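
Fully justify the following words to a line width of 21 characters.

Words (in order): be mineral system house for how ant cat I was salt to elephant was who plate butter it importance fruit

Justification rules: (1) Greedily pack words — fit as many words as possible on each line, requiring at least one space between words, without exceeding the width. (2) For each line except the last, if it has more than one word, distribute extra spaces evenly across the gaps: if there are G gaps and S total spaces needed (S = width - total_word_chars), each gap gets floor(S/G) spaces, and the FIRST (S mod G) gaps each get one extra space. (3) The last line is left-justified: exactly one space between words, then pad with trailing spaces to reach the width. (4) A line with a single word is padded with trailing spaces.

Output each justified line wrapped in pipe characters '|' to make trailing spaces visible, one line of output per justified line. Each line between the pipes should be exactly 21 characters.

Answer: |be   mineral   system|
|house for how ant cat|
|I    was    salt   to|
|elephant    was   who|
|plate    butter    it|
|importance fruit     |

Derivation:
Line 1: ['be', 'mineral', 'system'] (min_width=17, slack=4)
Line 2: ['house', 'for', 'how', 'ant', 'cat'] (min_width=21, slack=0)
Line 3: ['I', 'was', 'salt', 'to'] (min_width=13, slack=8)
Line 4: ['elephant', 'was', 'who'] (min_width=16, slack=5)
Line 5: ['plate', 'butter', 'it'] (min_width=15, slack=6)
Line 6: ['importance', 'fruit'] (min_width=16, slack=5)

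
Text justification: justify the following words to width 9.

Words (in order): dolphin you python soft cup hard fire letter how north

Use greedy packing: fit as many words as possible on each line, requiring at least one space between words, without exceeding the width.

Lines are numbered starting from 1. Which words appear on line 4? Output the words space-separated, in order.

Line 1: ['dolphin'] (min_width=7, slack=2)
Line 2: ['you'] (min_width=3, slack=6)
Line 3: ['python'] (min_width=6, slack=3)
Line 4: ['soft', 'cup'] (min_width=8, slack=1)
Line 5: ['hard', 'fire'] (min_width=9, slack=0)
Line 6: ['letter'] (min_width=6, slack=3)
Line 7: ['how', 'north'] (min_width=9, slack=0)

Answer: soft cup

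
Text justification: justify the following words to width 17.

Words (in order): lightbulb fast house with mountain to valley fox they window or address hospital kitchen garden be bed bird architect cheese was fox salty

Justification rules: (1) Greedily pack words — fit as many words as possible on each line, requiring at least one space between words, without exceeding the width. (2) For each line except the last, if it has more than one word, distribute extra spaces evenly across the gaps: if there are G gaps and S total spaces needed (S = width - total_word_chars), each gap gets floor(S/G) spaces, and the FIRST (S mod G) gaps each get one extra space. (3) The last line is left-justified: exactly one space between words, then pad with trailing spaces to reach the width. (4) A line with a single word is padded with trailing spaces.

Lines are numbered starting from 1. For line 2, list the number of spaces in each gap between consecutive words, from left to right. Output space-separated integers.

Answer: 8

Derivation:
Line 1: ['lightbulb', 'fast'] (min_width=14, slack=3)
Line 2: ['house', 'with'] (min_width=10, slack=7)
Line 3: ['mountain', 'to'] (min_width=11, slack=6)
Line 4: ['valley', 'fox', 'they'] (min_width=15, slack=2)
Line 5: ['window', 'or', 'address'] (min_width=17, slack=0)
Line 6: ['hospital', 'kitchen'] (min_width=16, slack=1)
Line 7: ['garden', 'be', 'bed'] (min_width=13, slack=4)
Line 8: ['bird', 'architect'] (min_width=14, slack=3)
Line 9: ['cheese', 'was', 'fox'] (min_width=14, slack=3)
Line 10: ['salty'] (min_width=5, slack=12)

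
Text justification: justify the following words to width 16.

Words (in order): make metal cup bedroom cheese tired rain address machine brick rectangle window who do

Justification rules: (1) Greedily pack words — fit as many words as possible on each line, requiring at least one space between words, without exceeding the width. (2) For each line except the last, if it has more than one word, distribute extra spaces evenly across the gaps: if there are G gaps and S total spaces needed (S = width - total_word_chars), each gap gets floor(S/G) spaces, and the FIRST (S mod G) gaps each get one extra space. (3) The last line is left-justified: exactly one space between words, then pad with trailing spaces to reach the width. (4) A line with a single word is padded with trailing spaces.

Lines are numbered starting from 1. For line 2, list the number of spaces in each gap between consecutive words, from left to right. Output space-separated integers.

Answer: 3

Derivation:
Line 1: ['make', 'metal', 'cup'] (min_width=14, slack=2)
Line 2: ['bedroom', 'cheese'] (min_width=14, slack=2)
Line 3: ['tired', 'rain'] (min_width=10, slack=6)
Line 4: ['address', 'machine'] (min_width=15, slack=1)
Line 5: ['brick', 'rectangle'] (min_width=15, slack=1)
Line 6: ['window', 'who', 'do'] (min_width=13, slack=3)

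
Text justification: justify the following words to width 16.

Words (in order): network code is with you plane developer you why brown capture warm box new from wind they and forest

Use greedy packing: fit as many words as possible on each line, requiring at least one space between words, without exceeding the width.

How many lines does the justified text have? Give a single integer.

Answer: 7

Derivation:
Line 1: ['network', 'code', 'is'] (min_width=15, slack=1)
Line 2: ['with', 'you', 'plane'] (min_width=14, slack=2)
Line 3: ['developer', 'you'] (min_width=13, slack=3)
Line 4: ['why', 'brown'] (min_width=9, slack=7)
Line 5: ['capture', 'warm', 'box'] (min_width=16, slack=0)
Line 6: ['new', 'from', 'wind'] (min_width=13, slack=3)
Line 7: ['they', 'and', 'forest'] (min_width=15, slack=1)
Total lines: 7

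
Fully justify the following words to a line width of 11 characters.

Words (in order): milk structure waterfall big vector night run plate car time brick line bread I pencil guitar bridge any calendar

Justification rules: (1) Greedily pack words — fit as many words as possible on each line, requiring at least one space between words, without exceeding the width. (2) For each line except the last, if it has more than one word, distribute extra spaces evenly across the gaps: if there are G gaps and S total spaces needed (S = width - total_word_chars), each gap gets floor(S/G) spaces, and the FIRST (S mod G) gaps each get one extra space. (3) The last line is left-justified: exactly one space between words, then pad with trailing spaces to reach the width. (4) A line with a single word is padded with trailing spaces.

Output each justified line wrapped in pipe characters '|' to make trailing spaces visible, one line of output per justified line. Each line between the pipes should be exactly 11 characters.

Answer: |milk       |
|structure  |
|waterfall  |
|big  vector|
|night   run|
|plate   car|
|time  brick|
|line  bread|
|I    pencil|
|guitar     |
|bridge  any|
|calendar   |

Derivation:
Line 1: ['milk'] (min_width=4, slack=7)
Line 2: ['structure'] (min_width=9, slack=2)
Line 3: ['waterfall'] (min_width=9, slack=2)
Line 4: ['big', 'vector'] (min_width=10, slack=1)
Line 5: ['night', 'run'] (min_width=9, slack=2)
Line 6: ['plate', 'car'] (min_width=9, slack=2)
Line 7: ['time', 'brick'] (min_width=10, slack=1)
Line 8: ['line', 'bread'] (min_width=10, slack=1)
Line 9: ['I', 'pencil'] (min_width=8, slack=3)
Line 10: ['guitar'] (min_width=6, slack=5)
Line 11: ['bridge', 'any'] (min_width=10, slack=1)
Line 12: ['calendar'] (min_width=8, slack=3)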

+ + + + + + +

§ What you are asked to do
Repeat the full set of records exactly.

§ Answer to the problem
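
Fully justify the following words to a line width of 21 characters.

Words (in order): be mineral system house for how ant cat I was salt to elephant was who plate butter it importance fruit

Justification rules: (1) Greedily pack words — fit as many words as possible on each line, requiring at least one space between words, without exceeding the width. (2) For each line except the last, if it has more than one word, distribute extra spaces evenly across the gaps: if there are G gaps and S total spaces needed (S = width - total_word_chars), each gap gets floor(S/G) spaces, and the FIRST (S mod G) gaps each get one extra space. (3) The last line is left-justified: exactly one space between words, then pad with trailing spaces to reach the width. (4) A line with a single word is padded with trailing spaces.

Output each justified line wrapped in pipe characters '|' to make trailing spaces visible, one line of output per justified line. Each line between the pipes should be exactly 21 characters.

Answer: |be   mineral   system|
|house for how ant cat|
|I    was    salt   to|
|elephant    was   who|
|plate    butter    it|
|importance fruit     |

Derivation:
Line 1: ['be', 'mineral', 'system'] (min_width=17, slack=4)
Line 2: ['house', 'for', 'how', 'ant', 'cat'] (min_width=21, slack=0)
Line 3: ['I', 'was', 'salt', 'to'] (min_width=13, slack=8)
Line 4: ['elephant', 'was', 'who'] (min_width=16, slack=5)
Line 5: ['plate', 'butter', 'it'] (min_width=15, slack=6)
Line 6: ['importance', 'fruit'] (min_width=16, slack=5)

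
Text justification: justify the following words to width 9.

Words (in order): dolphin you python soft cup hard fire letter how north

Use greedy packing: fit as many words as possible on each line, requiring at least one space between words, without exceeding the width.

Lines are numbered starting from 1. Which words appear on line 4? Output the words space-separated, in order.

Line 1: ['dolphin'] (min_width=7, slack=2)
Line 2: ['you'] (min_width=3, slack=6)
Line 3: ['python'] (min_width=6, slack=3)
Line 4: ['soft', 'cup'] (min_width=8, slack=1)
Line 5: ['hard', 'fire'] (min_width=9, slack=0)
Line 6: ['letter'] (min_width=6, slack=3)
Line 7: ['how', 'north'] (min_width=9, slack=0)

Answer: soft cup

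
Text justification: justify the following words to width 17.

Words (in order): lightbulb fast house with mountain to valley fox they window or address hospital kitchen garden be bed bird architect cheese was fox salty

Justification rules: (1) Greedily pack words — fit as many words as possible on each line, requiring at least one space between words, without exceeding the width. (2) For each line except the last, if it has more than one word, distribute extra spaces evenly across the gaps: if there are G gaps and S total spaces needed (S = width - total_word_chars), each gap gets floor(S/G) spaces, and the FIRST (S mod G) gaps each get one extra space. (3) The last line is left-justified: exactly one space between words, then pad with trailing spaces to reach the width. (4) A line with a single word is padded with trailing spaces.

Lines are numbered starting from 1. For line 2, list the number of spaces in each gap between consecutive words, from left to right. Output space-separated integers.

Answer: 8

Derivation:
Line 1: ['lightbulb', 'fast'] (min_width=14, slack=3)
Line 2: ['house', 'with'] (min_width=10, slack=7)
Line 3: ['mountain', 'to'] (min_width=11, slack=6)
Line 4: ['valley', 'fox', 'they'] (min_width=15, slack=2)
Line 5: ['window', 'or', 'address'] (min_width=17, slack=0)
Line 6: ['hospital', 'kitchen'] (min_width=16, slack=1)
Line 7: ['garden', 'be', 'bed'] (min_width=13, slack=4)
Line 8: ['bird', 'architect'] (min_width=14, slack=3)
Line 9: ['cheese', 'was', 'fox'] (min_width=14, slack=3)
Line 10: ['salty'] (min_width=5, slack=12)

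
Text justification: justify the following words to width 16.

Words (in order): make metal cup bedroom cheese tired rain address machine brick rectangle window who do

Justification rules: (1) Greedily pack words — fit as many words as possible on each line, requiring at least one space between words, without exceeding the width. (2) For each line except the last, if it has more than one word, distribute extra spaces evenly across the gaps: if there are G gaps and S total spaces needed (S = width - total_word_chars), each gap gets floor(S/G) spaces, and the FIRST (S mod G) gaps each get one extra space. (3) The last line is left-justified: exactly one space between words, then pad with trailing spaces to reach the width. (4) A line with a single word is padded with trailing spaces.

Lines are numbered starting from 1. For line 2, list the number of spaces in each gap between consecutive words, from left to right. Output space-separated integers.

Answer: 3

Derivation:
Line 1: ['make', 'metal', 'cup'] (min_width=14, slack=2)
Line 2: ['bedroom', 'cheese'] (min_width=14, slack=2)
Line 3: ['tired', 'rain'] (min_width=10, slack=6)
Line 4: ['address', 'machine'] (min_width=15, slack=1)
Line 5: ['brick', 'rectangle'] (min_width=15, slack=1)
Line 6: ['window', 'who', 'do'] (min_width=13, slack=3)

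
Text justification: justify the following words to width 16.

Words (in order): network code is with you plane developer you why brown capture warm box new from wind they and forest

Use greedy packing: fit as many words as possible on each line, requiring at least one space between words, without exceeding the width.

How many lines does the justified text have? Give a single integer.

Answer: 7

Derivation:
Line 1: ['network', 'code', 'is'] (min_width=15, slack=1)
Line 2: ['with', 'you', 'plane'] (min_width=14, slack=2)
Line 3: ['developer', 'you'] (min_width=13, slack=3)
Line 4: ['why', 'brown'] (min_width=9, slack=7)
Line 5: ['capture', 'warm', 'box'] (min_width=16, slack=0)
Line 6: ['new', 'from', 'wind'] (min_width=13, slack=3)
Line 7: ['they', 'and', 'forest'] (min_width=15, slack=1)
Total lines: 7

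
Fully justify the following words to a line width of 11 characters.

Words (in order): milk structure waterfall big vector night run plate car time brick line bread I pencil guitar bridge any calendar

Justification rules: (1) Greedily pack words — fit as many words as possible on each line, requiring at least one space between words, without exceeding the width. (2) For each line except the last, if it has more than one word, distribute extra spaces evenly across the gaps: if there are G gaps and S total spaces needed (S = width - total_word_chars), each gap gets floor(S/G) spaces, and the FIRST (S mod G) gaps each get one extra space. (3) The last line is left-justified: exactly one space between words, then pad with trailing spaces to reach the width. (4) A line with a single word is padded with trailing spaces.

Output each justified line wrapped in pipe characters '|' to make trailing spaces visible, one line of output per justified line. Each line between the pipes should be exactly 11 characters.

Answer: |milk       |
|structure  |
|waterfall  |
|big  vector|
|night   run|
|plate   car|
|time  brick|
|line  bread|
|I    pencil|
|guitar     |
|bridge  any|
|calendar   |

Derivation:
Line 1: ['milk'] (min_width=4, slack=7)
Line 2: ['structure'] (min_width=9, slack=2)
Line 3: ['waterfall'] (min_width=9, slack=2)
Line 4: ['big', 'vector'] (min_width=10, slack=1)
Line 5: ['night', 'run'] (min_width=9, slack=2)
Line 6: ['plate', 'car'] (min_width=9, slack=2)
Line 7: ['time', 'brick'] (min_width=10, slack=1)
Line 8: ['line', 'bread'] (min_width=10, slack=1)
Line 9: ['I', 'pencil'] (min_width=8, slack=3)
Line 10: ['guitar'] (min_width=6, slack=5)
Line 11: ['bridge', 'any'] (min_width=10, slack=1)
Line 12: ['calendar'] (min_width=8, slack=3)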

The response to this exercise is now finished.